EXCERPTED DATA:
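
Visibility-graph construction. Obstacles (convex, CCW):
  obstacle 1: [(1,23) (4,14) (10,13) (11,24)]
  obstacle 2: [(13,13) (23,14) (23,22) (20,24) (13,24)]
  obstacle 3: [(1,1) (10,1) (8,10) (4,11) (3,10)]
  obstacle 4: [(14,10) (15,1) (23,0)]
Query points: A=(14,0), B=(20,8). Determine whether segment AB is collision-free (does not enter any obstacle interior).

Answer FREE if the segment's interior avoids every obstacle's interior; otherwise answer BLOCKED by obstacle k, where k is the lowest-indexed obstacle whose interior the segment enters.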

PROBLEM TO SOLVE:
The job is to copy each line from the material above that holds the word "segment".

REPLY:
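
Query points: A=(14,0), B=(20,8). Determine whether segment AB is collision-free (does not enter any obstacle interior).
Answer FREE if the segment's interior avoids every obstacle's interior; otherwise answer BLOCKED by obstacle k, where k is the lowest-indexed obstacle whose interior the segment enters.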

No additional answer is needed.